- _Activity_
Output the entries verbatim, including every line.

- _Data for the task_
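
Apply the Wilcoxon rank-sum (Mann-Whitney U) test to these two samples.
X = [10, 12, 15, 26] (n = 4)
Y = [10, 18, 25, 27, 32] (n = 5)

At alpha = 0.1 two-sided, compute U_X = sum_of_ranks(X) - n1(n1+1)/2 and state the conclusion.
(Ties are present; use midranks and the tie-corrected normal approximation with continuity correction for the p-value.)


Step 1: Combine and sort all 9 observations; assign midranks.
sorted (value, group): (10,X), (10,Y), (12,X), (15,X), (18,Y), (25,Y), (26,X), (27,Y), (32,Y)
ranks: 10->1.5, 10->1.5, 12->3, 15->4, 18->5, 25->6, 26->7, 27->8, 32->9
Step 2: Rank sum for X: R1 = 1.5 + 3 + 4 + 7 = 15.5.
Step 3: U_X = R1 - n1(n1+1)/2 = 15.5 - 4*5/2 = 15.5 - 10 = 5.5.
       U_Y = n1*n2 - U_X = 20 - 5.5 = 14.5.
Step 4: Ties are present, so use the tie-corrected normal approximation (with continuity correction) for the p-value.
Step 5: p-value = 0.325163; compare to alpha = 0.1. fail to reject H0.

U_X = 5.5, p = 0.325163, fail to reject H0 at alpha = 0.1.


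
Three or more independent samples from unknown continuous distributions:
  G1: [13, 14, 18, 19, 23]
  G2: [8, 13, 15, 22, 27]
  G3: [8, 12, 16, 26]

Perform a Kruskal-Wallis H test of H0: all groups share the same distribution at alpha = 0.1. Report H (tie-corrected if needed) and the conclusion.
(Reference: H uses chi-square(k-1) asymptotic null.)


Step 1: Combine all N = 14 observations and assign midranks.
sorted (value, group, rank): (8,G2,1.5), (8,G3,1.5), (12,G3,3), (13,G1,4.5), (13,G2,4.5), (14,G1,6), (15,G2,7), (16,G3,8), (18,G1,9), (19,G1,10), (22,G2,11), (23,G1,12), (26,G3,13), (27,G2,14)
Step 2: Sum ranks within each group.
R_1 = 41.5 (n_1 = 5)
R_2 = 38 (n_2 = 5)
R_3 = 25.5 (n_3 = 4)
Step 3: H = 12/(N(N+1)) * sum(R_i^2/n_i) - 3(N+1)
     = 12/(14*15) * (41.5^2/5 + 38^2/5 + 25.5^2/4) - 3*15
     = 0.057143 * 795.812 - 45
     = 0.475000.
Step 4: Ties present; correction factor C = 1 - 12/(14^3 - 14) = 0.995604. Corrected H = 0.475000 / 0.995604 = 0.477097.
Step 5: Under H0, H ~ chi^2(2); p-value = 0.787770.
Step 6: alpha = 0.1. fail to reject H0.

H = 0.4771, df = 2, p = 0.787770, fail to reject H0.


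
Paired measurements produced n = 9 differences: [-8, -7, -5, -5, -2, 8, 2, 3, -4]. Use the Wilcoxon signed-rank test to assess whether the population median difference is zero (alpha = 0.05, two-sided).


Step 1: Drop any zero differences (none here) and take |d_i|.
|d| = [8, 7, 5, 5, 2, 8, 2, 3, 4]
Step 2: Midrank |d_i| (ties get averaged ranks).
ranks: |8|->8.5, |7|->7, |5|->5.5, |5|->5.5, |2|->1.5, |8|->8.5, |2|->1.5, |3|->3, |4|->4
Step 3: Attach original signs; sum ranks with positive sign and with negative sign.
W+ = 8.5 + 1.5 + 3 = 13
W- = 8.5 + 7 + 5.5 + 5.5 + 1.5 + 4 = 32
(Check: W+ + W- = 45 should equal n(n+1)/2 = 45.)
Step 4: Test statistic W = min(W+, W-) = 13.
Step 5: Ties in |d|, so use the tie-corrected normal approximation.
        E[W] = n(n+1)/4 = 9*10/4 = 22.5.
        Tie groups: |d|=2 (t=2), |d|=5 (t=2), |d|=8 (t=2); sum(t^3 - t) = 18.
        Var[W] = n(n+1)(2n+1)/24 - sum(t^3-t)/48 = 1710/24 - 18/48 = 70.875.
        z = (W - E[W]) / sqrt(Var[W]) = (13 - 22.5) / 8.4187 = -1.1284.
        Two-sided p = 2*Phi(z) = 0.259136.
Step 6: alpha = 0.05. fail to reject H0.

W+ = 13, W- = 32, W = min = 13, p = 0.259136, fail to reject H0.


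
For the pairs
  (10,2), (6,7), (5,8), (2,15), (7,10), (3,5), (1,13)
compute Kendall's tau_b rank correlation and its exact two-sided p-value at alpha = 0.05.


Step 1: Enumerate the 21 unordered pairs (i,j) with i<j and classify each by sign(x_j-x_i) * sign(y_j-y_i).
  (1,2):dx=-4,dy=+5->D; (1,3):dx=-5,dy=+6->D; (1,4):dx=-8,dy=+13->D; (1,5):dx=-3,dy=+8->D
  (1,6):dx=-7,dy=+3->D; (1,7):dx=-9,dy=+11->D; (2,3):dx=-1,dy=+1->D; (2,4):dx=-4,dy=+8->D
  (2,5):dx=+1,dy=+3->C; (2,6):dx=-3,dy=-2->C; (2,7):dx=-5,dy=+6->D; (3,4):dx=-3,dy=+7->D
  (3,5):dx=+2,dy=+2->C; (3,6):dx=-2,dy=-3->C; (3,7):dx=-4,dy=+5->D; (4,5):dx=+5,dy=-5->D
  (4,6):dx=+1,dy=-10->D; (4,7):dx=-1,dy=-2->C; (5,6):dx=-4,dy=-5->C; (5,7):dx=-6,dy=+3->D
  (6,7):dx=-2,dy=+8->D
Step 2: C = 6, D = 15, total pairs = 21.
Step 3: tau = (C - D)/(n(n-1)/2) = (6 - 15)/21 = -0.428571.
Step 4: Exact two-sided p-value (enumerate n! = 5040 permutations of y under H0): p = 0.238889.
Step 5: alpha = 0.05. fail to reject H0.

tau_b = -0.4286 (C=6, D=15), p = 0.238889, fail to reject H0.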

- _Solution to the exercise_
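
Apply the Wilcoxon rank-sum (Mann-Whitney U) test to these two samples.
X = [10, 12, 15, 26] (n = 4)
Y = [10, 18, 25, 27, 32] (n = 5)

At alpha = 0.1 two-sided, compute U_X = sum_of_ranks(X) - n1(n1+1)/2 and state the conclusion.
(Ties are present; use midranks and the tie-corrected normal approximation with continuity correction for the p-value.)


Step 1: Combine and sort all 9 observations; assign midranks.
sorted (value, group): (10,X), (10,Y), (12,X), (15,X), (18,Y), (25,Y), (26,X), (27,Y), (32,Y)
ranks: 10->1.5, 10->1.5, 12->3, 15->4, 18->5, 25->6, 26->7, 27->8, 32->9
Step 2: Rank sum for X: R1 = 1.5 + 3 + 4 + 7 = 15.5.
Step 3: U_X = R1 - n1(n1+1)/2 = 15.5 - 4*5/2 = 15.5 - 10 = 5.5.
       U_Y = n1*n2 - U_X = 20 - 5.5 = 14.5.
Step 4: Ties are present, so use the tie-corrected normal approximation (with continuity correction) for the p-value.
Step 5: p-value = 0.325163; compare to alpha = 0.1. fail to reject H0.

U_X = 5.5, p = 0.325163, fail to reject H0 at alpha = 0.1.


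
Three or more independent samples from unknown continuous distributions:
  G1: [13, 14, 18, 19, 23]
  G2: [8, 13, 15, 22, 27]
  G3: [8, 12, 16, 26]

Perform a Kruskal-Wallis H test of H0: all groups share the same distribution at alpha = 0.1. Report H (tie-corrected if needed) and the conclusion.
(Reference: H uses chi-square(k-1) asymptotic null.)


Step 1: Combine all N = 14 observations and assign midranks.
sorted (value, group, rank): (8,G2,1.5), (8,G3,1.5), (12,G3,3), (13,G1,4.5), (13,G2,4.5), (14,G1,6), (15,G2,7), (16,G3,8), (18,G1,9), (19,G1,10), (22,G2,11), (23,G1,12), (26,G3,13), (27,G2,14)
Step 2: Sum ranks within each group.
R_1 = 41.5 (n_1 = 5)
R_2 = 38 (n_2 = 5)
R_3 = 25.5 (n_3 = 4)
Step 3: H = 12/(N(N+1)) * sum(R_i^2/n_i) - 3(N+1)
     = 12/(14*15) * (41.5^2/5 + 38^2/5 + 25.5^2/4) - 3*15
     = 0.057143 * 795.812 - 45
     = 0.475000.
Step 4: Ties present; correction factor C = 1 - 12/(14^3 - 14) = 0.995604. Corrected H = 0.475000 / 0.995604 = 0.477097.
Step 5: Under H0, H ~ chi^2(2); p-value = 0.787770.
Step 6: alpha = 0.1. fail to reject H0.

H = 0.4771, df = 2, p = 0.787770, fail to reject H0.


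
Paired measurements produced n = 9 differences: [-8, -7, -5, -5, -2, 8, 2, 3, -4]. Use the Wilcoxon signed-rank test to assess whether the population median difference is zero (alpha = 0.05, two-sided).


Step 1: Drop any zero differences (none here) and take |d_i|.
|d| = [8, 7, 5, 5, 2, 8, 2, 3, 4]
Step 2: Midrank |d_i| (ties get averaged ranks).
ranks: |8|->8.5, |7|->7, |5|->5.5, |5|->5.5, |2|->1.5, |8|->8.5, |2|->1.5, |3|->3, |4|->4
Step 3: Attach original signs; sum ranks with positive sign and with negative sign.
W+ = 8.5 + 1.5 + 3 = 13
W- = 8.5 + 7 + 5.5 + 5.5 + 1.5 + 4 = 32
(Check: W+ + W- = 45 should equal n(n+1)/2 = 45.)
Step 4: Test statistic W = min(W+, W-) = 13.
Step 5: Ties in |d|, so use the tie-corrected normal approximation.
        E[W] = n(n+1)/4 = 9*10/4 = 22.5.
        Tie groups: |d|=2 (t=2), |d|=5 (t=2), |d|=8 (t=2); sum(t^3 - t) = 18.
        Var[W] = n(n+1)(2n+1)/24 - sum(t^3-t)/48 = 1710/24 - 18/48 = 70.875.
        z = (W - E[W]) / sqrt(Var[W]) = (13 - 22.5) / 8.4187 = -1.1284.
        Two-sided p = 2*Phi(z) = 0.259136.
Step 6: alpha = 0.05. fail to reject H0.

W+ = 13, W- = 32, W = min = 13, p = 0.259136, fail to reject H0.


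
For the pairs
  (10,2), (6,7), (5,8), (2,15), (7,10), (3,5), (1,13)
compute Kendall's tau_b rank correlation and its exact two-sided p-value at alpha = 0.05.


Step 1: Enumerate the 21 unordered pairs (i,j) with i<j and classify each by sign(x_j-x_i) * sign(y_j-y_i).
  (1,2):dx=-4,dy=+5->D; (1,3):dx=-5,dy=+6->D; (1,4):dx=-8,dy=+13->D; (1,5):dx=-3,dy=+8->D
  (1,6):dx=-7,dy=+3->D; (1,7):dx=-9,dy=+11->D; (2,3):dx=-1,dy=+1->D; (2,4):dx=-4,dy=+8->D
  (2,5):dx=+1,dy=+3->C; (2,6):dx=-3,dy=-2->C; (2,7):dx=-5,dy=+6->D; (3,4):dx=-3,dy=+7->D
  (3,5):dx=+2,dy=+2->C; (3,6):dx=-2,dy=-3->C; (3,7):dx=-4,dy=+5->D; (4,5):dx=+5,dy=-5->D
  (4,6):dx=+1,dy=-10->D; (4,7):dx=-1,dy=-2->C; (5,6):dx=-4,dy=-5->C; (5,7):dx=-6,dy=+3->D
  (6,7):dx=-2,dy=+8->D
Step 2: C = 6, D = 15, total pairs = 21.
Step 3: tau = (C - D)/(n(n-1)/2) = (6 - 15)/21 = -0.428571.
Step 4: Exact two-sided p-value (enumerate n! = 5040 permutations of y under H0): p = 0.238889.
Step 5: alpha = 0.05. fail to reject H0.

tau_b = -0.4286 (C=6, D=15), p = 0.238889, fail to reject H0.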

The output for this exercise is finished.